§ WORK INSTRUCTIONS: Go through the data and retrieve each line that includes the string "denied".

§ Saved entries:
"""
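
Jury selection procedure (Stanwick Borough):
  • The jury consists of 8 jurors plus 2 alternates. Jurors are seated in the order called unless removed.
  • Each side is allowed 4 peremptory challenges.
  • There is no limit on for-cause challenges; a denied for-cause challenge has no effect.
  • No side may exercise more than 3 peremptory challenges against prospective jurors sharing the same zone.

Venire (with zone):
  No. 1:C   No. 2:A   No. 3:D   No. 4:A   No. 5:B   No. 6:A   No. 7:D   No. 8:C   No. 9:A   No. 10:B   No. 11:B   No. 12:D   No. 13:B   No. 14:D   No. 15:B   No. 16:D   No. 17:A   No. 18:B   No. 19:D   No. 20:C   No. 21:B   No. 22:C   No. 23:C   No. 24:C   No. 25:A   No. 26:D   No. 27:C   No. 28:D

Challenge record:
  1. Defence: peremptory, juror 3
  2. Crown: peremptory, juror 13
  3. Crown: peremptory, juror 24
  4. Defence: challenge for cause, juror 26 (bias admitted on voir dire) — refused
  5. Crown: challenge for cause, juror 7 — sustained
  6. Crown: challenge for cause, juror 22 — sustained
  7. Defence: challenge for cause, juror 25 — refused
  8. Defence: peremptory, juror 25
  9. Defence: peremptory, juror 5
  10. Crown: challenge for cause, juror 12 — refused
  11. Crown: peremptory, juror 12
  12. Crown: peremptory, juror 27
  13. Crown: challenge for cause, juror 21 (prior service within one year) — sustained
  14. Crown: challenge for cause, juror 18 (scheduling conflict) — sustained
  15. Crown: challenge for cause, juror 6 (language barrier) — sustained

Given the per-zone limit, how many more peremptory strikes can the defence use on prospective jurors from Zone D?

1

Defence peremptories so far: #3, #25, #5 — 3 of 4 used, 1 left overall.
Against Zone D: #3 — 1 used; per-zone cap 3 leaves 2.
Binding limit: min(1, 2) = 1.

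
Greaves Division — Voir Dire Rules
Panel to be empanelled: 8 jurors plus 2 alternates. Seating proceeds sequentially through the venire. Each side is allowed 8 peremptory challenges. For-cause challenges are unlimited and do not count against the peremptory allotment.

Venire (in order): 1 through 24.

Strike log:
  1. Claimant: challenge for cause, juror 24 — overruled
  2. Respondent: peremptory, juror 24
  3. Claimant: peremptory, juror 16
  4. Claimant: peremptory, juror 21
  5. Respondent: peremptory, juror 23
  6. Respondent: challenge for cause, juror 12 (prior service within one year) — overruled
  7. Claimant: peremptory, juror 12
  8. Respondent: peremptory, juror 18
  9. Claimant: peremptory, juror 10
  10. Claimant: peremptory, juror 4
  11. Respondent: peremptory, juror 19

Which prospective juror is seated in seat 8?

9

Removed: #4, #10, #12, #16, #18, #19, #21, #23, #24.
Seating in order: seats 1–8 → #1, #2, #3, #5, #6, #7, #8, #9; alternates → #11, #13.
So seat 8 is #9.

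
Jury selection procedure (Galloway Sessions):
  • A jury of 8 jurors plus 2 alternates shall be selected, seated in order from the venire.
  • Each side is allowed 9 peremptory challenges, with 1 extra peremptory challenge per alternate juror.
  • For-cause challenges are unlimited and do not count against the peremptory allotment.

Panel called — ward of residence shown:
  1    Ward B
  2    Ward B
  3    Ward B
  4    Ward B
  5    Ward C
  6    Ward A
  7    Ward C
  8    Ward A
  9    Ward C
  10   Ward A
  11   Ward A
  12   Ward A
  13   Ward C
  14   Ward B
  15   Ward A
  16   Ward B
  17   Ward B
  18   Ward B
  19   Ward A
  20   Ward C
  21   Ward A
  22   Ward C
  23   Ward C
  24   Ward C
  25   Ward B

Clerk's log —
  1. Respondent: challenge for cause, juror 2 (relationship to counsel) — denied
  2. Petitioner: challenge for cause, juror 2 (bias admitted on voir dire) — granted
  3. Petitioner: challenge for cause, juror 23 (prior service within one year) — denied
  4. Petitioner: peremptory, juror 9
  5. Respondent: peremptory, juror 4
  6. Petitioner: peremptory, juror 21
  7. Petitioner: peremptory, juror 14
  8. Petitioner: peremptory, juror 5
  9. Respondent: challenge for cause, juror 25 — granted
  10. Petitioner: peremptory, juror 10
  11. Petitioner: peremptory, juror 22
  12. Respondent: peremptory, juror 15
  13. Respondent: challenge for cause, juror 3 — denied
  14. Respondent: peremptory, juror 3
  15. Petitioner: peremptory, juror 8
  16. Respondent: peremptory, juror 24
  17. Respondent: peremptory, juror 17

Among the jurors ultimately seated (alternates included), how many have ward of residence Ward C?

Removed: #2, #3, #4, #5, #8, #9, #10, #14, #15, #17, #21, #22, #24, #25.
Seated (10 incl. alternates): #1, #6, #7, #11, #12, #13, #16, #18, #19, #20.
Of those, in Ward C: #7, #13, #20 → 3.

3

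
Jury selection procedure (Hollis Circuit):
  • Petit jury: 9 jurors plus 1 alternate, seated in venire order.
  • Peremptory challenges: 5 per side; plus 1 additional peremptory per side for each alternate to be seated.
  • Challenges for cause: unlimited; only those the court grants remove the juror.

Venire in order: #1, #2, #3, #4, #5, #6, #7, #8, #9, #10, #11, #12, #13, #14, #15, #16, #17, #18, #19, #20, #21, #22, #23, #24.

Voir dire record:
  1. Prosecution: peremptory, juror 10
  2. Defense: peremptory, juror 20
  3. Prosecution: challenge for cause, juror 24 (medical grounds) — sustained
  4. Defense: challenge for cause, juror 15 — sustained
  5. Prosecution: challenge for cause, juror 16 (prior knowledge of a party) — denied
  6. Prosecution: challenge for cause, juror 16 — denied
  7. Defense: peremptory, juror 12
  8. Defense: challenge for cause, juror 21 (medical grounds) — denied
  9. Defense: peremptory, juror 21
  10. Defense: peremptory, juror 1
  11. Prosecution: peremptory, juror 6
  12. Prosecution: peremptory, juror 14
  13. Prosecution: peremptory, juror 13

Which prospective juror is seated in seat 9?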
"""
§ EXERCISE RESPONSE:
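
  • There is no limit on for-cause challenges; a denied for-cause challenge has no effect.
  1. Respondent: challenge for cause, juror 2 (relationship to counsel) — denied
  3. Petitioner: challenge for cause, juror 23 (prior service within one year) — denied
  13. Respondent: challenge for cause, juror 3 — denied
  5. Prosecution: challenge for cause, juror 16 (prior knowledge of a party) — denied
  6. Prosecution: challenge for cause, juror 16 — denied
  8. Defense: challenge for cause, juror 21 (medical grounds) — denied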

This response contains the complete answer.